» What you will do: Gather the lines from the material that contain "function".

Start of Block

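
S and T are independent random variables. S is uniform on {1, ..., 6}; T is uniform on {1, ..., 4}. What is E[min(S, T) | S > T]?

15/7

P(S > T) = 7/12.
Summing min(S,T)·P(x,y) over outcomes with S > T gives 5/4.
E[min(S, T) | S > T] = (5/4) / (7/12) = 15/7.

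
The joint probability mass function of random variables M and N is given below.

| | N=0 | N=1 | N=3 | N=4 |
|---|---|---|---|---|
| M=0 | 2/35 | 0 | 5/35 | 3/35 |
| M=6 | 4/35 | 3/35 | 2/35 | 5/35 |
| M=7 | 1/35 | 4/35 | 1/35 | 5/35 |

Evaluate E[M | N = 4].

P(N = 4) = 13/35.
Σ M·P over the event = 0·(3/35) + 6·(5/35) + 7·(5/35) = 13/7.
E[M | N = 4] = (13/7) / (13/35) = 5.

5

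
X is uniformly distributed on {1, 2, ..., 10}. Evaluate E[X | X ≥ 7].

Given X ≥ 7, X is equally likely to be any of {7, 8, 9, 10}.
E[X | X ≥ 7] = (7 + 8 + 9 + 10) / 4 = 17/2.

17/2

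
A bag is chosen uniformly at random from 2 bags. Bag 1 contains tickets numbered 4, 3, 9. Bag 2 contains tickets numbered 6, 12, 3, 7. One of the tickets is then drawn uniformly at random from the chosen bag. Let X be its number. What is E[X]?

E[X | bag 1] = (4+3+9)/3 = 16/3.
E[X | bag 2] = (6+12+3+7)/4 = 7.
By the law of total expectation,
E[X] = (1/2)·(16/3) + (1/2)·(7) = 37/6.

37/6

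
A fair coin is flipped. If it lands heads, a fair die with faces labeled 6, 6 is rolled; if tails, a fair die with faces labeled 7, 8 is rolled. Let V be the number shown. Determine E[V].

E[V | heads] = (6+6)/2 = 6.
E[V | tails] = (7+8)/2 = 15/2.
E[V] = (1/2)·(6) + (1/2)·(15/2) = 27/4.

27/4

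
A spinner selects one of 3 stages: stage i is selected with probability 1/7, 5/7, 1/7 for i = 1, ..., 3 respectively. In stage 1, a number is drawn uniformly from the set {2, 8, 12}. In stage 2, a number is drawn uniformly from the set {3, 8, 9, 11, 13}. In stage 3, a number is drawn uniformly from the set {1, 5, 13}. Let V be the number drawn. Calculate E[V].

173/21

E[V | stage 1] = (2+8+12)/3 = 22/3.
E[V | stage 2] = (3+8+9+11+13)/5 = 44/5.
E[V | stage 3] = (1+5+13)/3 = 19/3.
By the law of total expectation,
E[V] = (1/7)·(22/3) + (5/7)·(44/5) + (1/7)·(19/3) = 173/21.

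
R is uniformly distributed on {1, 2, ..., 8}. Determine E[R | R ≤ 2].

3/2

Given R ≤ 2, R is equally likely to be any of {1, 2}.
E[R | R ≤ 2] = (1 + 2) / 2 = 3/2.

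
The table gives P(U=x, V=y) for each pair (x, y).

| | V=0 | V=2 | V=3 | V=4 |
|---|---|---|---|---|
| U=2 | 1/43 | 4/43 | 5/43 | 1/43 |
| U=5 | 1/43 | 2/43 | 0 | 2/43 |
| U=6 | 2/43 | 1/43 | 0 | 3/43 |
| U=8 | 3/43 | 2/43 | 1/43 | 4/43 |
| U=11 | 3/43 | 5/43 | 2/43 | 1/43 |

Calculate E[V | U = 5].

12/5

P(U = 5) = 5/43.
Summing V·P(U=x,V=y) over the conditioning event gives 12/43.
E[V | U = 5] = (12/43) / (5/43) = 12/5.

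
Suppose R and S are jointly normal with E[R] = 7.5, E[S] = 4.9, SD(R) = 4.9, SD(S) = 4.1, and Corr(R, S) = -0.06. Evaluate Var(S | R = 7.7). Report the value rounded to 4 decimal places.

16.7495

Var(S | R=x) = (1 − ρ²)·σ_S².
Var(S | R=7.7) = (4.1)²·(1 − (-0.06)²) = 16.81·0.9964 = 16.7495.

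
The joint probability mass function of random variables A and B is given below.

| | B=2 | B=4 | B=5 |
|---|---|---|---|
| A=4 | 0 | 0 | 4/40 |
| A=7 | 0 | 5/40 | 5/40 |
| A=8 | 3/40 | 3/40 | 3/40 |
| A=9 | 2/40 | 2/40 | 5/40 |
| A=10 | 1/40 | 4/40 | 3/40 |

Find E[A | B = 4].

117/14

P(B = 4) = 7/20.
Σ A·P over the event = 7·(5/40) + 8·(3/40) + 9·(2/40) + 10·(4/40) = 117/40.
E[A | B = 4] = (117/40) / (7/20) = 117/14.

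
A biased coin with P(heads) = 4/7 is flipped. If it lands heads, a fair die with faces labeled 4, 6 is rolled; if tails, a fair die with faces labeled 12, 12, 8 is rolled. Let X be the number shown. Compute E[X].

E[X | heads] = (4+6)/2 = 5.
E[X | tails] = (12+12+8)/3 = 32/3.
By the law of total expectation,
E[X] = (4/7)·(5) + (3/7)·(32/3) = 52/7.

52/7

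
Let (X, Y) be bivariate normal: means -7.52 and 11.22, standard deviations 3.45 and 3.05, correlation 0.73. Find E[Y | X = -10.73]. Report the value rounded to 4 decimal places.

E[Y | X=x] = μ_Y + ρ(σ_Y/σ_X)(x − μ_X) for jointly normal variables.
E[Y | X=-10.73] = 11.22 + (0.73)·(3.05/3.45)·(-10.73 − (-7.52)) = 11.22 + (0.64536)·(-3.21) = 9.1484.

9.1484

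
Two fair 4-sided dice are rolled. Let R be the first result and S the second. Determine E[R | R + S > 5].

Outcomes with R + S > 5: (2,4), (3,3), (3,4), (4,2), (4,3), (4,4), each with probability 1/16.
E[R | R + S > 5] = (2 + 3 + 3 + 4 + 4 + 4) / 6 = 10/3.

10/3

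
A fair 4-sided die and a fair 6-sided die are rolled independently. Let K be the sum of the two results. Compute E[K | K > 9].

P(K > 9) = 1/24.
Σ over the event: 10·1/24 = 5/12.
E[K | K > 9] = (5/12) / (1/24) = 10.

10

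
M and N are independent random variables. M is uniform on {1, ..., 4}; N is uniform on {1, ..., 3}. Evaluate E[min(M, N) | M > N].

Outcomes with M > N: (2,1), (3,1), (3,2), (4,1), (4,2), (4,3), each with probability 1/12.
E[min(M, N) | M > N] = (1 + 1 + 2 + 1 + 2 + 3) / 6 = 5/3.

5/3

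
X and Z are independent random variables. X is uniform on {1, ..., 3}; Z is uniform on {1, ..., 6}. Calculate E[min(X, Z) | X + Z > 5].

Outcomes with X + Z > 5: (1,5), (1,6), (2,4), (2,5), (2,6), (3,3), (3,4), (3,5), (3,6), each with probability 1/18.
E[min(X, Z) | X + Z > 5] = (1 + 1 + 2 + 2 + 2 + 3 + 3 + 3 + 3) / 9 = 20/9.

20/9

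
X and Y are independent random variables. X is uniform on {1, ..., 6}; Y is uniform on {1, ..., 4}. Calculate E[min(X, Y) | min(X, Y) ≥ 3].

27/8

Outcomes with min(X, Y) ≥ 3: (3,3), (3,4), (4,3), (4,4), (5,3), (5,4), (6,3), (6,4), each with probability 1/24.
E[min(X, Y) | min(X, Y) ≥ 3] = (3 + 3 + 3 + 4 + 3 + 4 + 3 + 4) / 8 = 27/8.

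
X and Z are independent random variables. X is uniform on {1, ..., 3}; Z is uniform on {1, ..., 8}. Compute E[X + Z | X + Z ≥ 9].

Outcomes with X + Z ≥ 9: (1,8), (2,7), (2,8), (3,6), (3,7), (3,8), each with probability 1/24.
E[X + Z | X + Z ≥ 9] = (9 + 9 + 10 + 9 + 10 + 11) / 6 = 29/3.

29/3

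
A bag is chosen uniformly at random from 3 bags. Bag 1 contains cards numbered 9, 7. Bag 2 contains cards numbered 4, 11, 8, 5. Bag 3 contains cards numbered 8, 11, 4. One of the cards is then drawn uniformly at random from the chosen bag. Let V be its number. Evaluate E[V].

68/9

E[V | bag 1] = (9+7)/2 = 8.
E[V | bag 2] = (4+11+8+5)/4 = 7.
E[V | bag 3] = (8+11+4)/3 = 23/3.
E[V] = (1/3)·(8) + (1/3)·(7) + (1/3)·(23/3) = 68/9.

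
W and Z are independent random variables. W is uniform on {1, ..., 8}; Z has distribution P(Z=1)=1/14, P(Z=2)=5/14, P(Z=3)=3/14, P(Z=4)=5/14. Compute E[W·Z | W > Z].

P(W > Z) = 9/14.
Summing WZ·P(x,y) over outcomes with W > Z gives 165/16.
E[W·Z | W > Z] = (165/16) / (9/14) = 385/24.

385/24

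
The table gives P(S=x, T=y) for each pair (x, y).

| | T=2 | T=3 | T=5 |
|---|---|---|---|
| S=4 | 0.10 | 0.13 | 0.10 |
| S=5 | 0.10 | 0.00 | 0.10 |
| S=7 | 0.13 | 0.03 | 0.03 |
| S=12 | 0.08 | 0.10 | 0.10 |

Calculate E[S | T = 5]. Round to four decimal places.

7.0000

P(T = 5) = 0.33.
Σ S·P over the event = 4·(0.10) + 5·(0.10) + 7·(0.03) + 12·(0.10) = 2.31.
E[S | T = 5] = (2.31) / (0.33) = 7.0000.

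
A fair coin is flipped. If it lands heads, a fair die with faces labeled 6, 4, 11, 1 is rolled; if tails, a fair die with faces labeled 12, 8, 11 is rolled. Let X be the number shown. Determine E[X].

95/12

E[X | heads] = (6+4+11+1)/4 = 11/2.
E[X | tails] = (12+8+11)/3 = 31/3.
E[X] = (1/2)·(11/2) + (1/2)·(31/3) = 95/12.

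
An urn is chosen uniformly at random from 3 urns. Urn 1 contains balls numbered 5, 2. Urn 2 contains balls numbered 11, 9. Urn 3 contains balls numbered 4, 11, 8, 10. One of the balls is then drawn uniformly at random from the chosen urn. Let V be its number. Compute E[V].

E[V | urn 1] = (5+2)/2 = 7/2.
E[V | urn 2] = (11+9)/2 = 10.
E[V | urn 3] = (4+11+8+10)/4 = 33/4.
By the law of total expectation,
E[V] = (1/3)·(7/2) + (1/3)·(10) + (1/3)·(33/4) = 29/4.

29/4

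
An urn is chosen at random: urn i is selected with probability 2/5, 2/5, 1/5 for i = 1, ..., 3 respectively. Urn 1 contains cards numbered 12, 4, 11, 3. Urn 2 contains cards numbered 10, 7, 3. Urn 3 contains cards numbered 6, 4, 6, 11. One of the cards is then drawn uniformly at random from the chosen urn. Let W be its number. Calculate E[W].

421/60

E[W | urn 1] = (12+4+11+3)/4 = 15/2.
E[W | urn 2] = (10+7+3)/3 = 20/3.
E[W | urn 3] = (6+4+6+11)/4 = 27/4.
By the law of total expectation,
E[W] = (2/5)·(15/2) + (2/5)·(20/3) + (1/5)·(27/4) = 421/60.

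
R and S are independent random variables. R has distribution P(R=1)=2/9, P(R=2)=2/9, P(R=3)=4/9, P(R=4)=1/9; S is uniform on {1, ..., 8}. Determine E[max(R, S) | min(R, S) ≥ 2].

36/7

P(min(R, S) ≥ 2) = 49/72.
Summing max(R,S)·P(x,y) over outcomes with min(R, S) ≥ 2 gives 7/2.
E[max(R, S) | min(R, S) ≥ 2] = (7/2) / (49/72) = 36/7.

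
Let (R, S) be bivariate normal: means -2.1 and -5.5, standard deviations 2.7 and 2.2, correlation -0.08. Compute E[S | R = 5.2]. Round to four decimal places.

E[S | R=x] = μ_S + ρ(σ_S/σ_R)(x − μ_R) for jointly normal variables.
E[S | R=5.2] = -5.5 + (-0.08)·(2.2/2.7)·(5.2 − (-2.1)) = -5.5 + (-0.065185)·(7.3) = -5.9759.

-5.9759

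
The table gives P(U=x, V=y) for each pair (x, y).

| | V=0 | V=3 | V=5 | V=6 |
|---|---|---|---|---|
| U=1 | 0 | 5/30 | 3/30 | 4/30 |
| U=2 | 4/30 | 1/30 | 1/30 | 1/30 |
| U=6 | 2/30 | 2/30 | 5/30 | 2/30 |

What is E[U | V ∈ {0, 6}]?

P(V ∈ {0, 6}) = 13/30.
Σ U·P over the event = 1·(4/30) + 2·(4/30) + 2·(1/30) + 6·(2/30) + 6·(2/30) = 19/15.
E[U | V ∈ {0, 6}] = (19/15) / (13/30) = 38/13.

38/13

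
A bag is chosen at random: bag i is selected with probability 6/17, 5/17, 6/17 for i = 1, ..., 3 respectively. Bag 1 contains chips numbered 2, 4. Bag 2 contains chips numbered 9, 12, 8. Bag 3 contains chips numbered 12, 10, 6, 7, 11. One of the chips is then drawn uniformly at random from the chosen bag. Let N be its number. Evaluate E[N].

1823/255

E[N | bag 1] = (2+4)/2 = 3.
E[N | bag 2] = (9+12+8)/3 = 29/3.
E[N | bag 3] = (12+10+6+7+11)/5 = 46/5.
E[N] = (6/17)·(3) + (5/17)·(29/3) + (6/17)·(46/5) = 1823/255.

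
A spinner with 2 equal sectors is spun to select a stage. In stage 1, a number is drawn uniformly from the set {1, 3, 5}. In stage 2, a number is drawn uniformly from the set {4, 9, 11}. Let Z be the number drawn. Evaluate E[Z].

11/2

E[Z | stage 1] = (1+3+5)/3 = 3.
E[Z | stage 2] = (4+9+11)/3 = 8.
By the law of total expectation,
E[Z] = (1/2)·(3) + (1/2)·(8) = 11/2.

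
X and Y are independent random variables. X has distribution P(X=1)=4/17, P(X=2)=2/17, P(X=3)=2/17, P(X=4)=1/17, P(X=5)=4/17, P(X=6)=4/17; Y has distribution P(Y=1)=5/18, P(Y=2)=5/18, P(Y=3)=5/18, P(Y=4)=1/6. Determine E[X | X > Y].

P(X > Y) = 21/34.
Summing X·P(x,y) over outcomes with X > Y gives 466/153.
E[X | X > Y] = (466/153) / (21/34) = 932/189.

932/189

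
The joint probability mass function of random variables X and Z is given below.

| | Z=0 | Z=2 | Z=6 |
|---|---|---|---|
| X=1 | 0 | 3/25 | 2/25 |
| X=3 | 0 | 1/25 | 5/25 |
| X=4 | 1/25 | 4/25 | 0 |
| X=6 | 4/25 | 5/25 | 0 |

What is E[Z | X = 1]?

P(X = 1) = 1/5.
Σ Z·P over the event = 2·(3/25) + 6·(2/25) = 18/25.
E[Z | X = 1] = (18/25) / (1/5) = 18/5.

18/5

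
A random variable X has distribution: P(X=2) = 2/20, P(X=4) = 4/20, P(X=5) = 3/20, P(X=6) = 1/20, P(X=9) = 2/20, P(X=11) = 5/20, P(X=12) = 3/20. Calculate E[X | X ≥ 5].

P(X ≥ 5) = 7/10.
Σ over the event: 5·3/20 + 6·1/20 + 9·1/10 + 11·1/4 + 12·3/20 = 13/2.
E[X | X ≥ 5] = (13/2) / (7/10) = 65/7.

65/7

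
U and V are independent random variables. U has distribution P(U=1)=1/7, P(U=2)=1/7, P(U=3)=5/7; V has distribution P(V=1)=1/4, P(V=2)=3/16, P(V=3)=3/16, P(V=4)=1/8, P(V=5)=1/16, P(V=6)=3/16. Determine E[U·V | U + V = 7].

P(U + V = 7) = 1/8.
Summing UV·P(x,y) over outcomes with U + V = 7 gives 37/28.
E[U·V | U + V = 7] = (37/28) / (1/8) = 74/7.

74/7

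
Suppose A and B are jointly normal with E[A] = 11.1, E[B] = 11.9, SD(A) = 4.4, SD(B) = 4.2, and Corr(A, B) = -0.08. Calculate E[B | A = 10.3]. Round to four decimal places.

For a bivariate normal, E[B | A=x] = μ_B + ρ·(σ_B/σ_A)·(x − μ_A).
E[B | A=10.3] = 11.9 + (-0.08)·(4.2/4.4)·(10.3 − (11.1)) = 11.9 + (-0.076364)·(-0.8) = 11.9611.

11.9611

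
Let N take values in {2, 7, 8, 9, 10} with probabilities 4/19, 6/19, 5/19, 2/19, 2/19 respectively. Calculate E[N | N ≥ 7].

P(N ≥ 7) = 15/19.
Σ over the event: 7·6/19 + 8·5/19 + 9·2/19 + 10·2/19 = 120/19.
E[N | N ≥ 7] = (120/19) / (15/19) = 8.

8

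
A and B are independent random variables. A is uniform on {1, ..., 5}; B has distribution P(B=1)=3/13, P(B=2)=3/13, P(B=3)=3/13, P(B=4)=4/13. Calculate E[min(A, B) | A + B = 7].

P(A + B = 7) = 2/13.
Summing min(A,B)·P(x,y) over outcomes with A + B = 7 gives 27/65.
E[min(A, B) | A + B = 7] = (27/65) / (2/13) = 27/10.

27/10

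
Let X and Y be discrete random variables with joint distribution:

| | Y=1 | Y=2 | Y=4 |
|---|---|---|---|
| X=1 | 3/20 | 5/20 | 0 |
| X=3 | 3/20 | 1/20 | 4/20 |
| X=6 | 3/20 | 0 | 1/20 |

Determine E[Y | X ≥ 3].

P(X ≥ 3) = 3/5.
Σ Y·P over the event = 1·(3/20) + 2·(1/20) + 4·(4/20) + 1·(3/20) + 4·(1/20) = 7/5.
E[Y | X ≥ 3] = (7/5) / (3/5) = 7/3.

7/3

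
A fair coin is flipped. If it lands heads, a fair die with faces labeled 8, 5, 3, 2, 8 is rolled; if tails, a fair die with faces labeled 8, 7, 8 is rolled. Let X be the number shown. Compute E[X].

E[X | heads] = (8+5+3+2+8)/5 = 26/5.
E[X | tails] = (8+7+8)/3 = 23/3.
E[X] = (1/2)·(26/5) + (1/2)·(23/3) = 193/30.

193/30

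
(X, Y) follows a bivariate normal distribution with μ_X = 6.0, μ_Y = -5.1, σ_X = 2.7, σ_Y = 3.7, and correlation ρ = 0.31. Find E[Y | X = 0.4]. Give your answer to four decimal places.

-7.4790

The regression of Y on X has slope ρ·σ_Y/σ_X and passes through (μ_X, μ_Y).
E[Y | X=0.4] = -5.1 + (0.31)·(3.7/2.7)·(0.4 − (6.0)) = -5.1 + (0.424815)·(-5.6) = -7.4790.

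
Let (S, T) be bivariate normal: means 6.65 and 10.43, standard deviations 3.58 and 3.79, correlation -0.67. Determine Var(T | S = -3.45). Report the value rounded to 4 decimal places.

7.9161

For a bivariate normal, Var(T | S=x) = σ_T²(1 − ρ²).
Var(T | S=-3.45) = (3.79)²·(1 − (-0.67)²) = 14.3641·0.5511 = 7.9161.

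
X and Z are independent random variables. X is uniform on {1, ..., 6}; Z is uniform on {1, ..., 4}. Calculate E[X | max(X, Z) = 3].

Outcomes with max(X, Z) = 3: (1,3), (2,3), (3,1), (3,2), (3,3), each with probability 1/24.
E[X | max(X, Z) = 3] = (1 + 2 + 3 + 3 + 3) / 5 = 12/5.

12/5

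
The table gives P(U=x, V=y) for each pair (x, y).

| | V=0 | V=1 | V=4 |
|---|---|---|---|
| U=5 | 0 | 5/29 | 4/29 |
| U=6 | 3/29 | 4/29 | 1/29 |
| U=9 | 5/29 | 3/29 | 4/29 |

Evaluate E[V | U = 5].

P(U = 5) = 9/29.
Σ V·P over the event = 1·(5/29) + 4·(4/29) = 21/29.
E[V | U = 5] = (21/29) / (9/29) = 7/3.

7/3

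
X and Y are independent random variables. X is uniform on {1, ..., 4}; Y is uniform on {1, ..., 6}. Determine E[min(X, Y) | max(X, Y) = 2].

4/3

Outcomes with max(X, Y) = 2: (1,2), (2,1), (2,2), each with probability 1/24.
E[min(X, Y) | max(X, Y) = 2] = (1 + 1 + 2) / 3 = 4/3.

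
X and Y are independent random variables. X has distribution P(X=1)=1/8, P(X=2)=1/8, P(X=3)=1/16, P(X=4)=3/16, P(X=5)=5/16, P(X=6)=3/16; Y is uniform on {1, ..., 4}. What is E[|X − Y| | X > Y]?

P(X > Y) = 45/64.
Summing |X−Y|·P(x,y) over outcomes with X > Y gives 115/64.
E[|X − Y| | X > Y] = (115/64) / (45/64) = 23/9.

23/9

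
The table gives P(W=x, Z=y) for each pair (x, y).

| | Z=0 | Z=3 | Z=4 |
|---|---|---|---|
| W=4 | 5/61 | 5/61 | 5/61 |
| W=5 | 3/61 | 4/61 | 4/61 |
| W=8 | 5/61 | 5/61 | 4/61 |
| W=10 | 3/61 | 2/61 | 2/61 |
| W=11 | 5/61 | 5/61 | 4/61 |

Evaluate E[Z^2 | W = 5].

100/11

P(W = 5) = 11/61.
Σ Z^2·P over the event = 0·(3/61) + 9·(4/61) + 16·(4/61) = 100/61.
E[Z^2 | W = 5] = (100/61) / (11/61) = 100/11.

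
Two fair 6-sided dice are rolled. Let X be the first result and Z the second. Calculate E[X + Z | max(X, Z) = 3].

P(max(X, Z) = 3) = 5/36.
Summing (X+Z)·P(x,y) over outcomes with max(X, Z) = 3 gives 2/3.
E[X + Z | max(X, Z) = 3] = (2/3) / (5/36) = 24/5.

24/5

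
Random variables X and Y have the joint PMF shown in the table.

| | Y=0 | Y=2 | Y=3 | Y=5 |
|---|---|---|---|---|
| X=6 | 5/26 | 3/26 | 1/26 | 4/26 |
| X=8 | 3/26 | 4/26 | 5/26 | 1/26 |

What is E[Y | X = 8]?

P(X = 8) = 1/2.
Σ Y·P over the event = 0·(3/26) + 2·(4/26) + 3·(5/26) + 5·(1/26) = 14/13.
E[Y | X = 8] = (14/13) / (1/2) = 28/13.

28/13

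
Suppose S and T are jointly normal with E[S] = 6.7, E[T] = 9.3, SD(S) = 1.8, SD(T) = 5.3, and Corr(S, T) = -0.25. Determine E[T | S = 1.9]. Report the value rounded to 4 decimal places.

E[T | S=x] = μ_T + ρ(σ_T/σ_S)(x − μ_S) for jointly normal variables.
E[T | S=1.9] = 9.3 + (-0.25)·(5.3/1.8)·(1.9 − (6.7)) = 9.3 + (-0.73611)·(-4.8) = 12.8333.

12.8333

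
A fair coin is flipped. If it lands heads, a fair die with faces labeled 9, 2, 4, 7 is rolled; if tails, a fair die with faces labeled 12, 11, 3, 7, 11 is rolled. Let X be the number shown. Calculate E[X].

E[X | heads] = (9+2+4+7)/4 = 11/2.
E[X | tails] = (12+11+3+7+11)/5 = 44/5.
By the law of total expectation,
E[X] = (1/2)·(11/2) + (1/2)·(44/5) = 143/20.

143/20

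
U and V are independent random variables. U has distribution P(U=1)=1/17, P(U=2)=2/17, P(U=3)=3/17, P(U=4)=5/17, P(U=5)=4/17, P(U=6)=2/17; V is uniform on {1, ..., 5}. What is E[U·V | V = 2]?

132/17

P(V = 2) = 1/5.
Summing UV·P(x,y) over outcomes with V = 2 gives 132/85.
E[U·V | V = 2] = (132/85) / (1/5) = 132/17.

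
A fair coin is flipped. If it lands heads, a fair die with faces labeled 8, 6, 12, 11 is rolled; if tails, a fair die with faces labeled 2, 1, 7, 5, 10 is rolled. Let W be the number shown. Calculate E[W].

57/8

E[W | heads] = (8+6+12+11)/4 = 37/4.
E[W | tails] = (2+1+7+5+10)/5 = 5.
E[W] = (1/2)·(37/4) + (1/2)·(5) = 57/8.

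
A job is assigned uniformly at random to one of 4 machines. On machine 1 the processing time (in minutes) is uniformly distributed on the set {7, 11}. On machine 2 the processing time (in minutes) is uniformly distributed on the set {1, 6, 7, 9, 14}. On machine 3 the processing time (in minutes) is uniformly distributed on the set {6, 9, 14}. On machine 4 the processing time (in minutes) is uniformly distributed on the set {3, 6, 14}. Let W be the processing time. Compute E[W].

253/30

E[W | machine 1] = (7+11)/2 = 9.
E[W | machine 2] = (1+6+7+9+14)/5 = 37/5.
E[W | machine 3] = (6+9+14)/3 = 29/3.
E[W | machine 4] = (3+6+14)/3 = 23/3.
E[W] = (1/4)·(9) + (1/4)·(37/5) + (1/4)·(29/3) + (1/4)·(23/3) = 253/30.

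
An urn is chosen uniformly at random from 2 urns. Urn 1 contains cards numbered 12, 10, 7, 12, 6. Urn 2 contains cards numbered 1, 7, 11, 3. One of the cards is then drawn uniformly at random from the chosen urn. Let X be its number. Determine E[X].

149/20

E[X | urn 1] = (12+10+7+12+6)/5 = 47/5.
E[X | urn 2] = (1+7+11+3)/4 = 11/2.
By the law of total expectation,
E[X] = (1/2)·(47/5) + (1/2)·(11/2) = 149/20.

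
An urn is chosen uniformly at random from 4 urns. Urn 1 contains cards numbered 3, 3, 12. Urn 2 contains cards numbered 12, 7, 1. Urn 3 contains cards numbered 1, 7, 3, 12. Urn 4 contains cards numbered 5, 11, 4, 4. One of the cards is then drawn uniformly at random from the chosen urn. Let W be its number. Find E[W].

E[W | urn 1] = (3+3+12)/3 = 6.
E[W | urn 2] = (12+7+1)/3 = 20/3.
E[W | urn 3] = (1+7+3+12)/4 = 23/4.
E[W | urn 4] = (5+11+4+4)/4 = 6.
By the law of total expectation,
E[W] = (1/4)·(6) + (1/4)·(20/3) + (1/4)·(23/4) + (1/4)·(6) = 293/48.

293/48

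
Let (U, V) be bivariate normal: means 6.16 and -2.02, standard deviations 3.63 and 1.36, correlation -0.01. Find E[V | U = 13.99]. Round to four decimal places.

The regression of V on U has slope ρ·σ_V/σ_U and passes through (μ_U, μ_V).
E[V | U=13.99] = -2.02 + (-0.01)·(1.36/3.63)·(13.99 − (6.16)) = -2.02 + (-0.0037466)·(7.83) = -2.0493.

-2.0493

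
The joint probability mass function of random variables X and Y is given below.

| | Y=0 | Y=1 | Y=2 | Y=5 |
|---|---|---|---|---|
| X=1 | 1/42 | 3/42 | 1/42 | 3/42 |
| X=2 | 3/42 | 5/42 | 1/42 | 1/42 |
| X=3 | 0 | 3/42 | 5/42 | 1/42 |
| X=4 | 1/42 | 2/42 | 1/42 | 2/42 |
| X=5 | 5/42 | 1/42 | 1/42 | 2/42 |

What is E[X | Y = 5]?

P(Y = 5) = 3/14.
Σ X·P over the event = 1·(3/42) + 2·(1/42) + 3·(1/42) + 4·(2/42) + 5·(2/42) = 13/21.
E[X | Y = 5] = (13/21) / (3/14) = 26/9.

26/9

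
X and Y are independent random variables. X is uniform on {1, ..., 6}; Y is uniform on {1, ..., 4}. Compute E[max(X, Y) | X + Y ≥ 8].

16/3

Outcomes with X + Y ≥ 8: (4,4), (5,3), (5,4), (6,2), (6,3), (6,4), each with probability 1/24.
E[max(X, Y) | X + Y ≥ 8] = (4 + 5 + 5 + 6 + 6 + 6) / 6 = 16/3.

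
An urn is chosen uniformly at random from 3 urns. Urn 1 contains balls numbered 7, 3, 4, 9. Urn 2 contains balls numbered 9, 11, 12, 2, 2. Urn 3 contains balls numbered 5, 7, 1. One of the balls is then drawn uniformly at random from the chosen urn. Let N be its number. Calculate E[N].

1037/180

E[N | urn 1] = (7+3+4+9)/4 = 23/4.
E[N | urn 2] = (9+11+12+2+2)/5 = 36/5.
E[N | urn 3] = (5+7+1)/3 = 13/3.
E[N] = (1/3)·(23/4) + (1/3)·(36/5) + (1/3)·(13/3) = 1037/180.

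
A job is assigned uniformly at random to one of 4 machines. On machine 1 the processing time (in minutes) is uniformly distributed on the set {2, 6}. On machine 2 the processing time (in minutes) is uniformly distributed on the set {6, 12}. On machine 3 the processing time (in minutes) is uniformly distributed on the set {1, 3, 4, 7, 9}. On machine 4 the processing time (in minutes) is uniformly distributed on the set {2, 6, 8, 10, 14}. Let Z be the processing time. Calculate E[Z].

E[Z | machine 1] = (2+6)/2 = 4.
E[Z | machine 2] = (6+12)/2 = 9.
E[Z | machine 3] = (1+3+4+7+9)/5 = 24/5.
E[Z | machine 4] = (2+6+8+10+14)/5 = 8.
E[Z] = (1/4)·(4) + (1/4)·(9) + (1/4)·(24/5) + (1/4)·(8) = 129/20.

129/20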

End of Block

» Your response:
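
The joint probability mass function of random variables M and N is given below.
The joint probability mass function of random variables A and B is given below.
The joint probability mass function of random variables X and Z is given below.
The joint probability mass function of random variables X and Y is given below.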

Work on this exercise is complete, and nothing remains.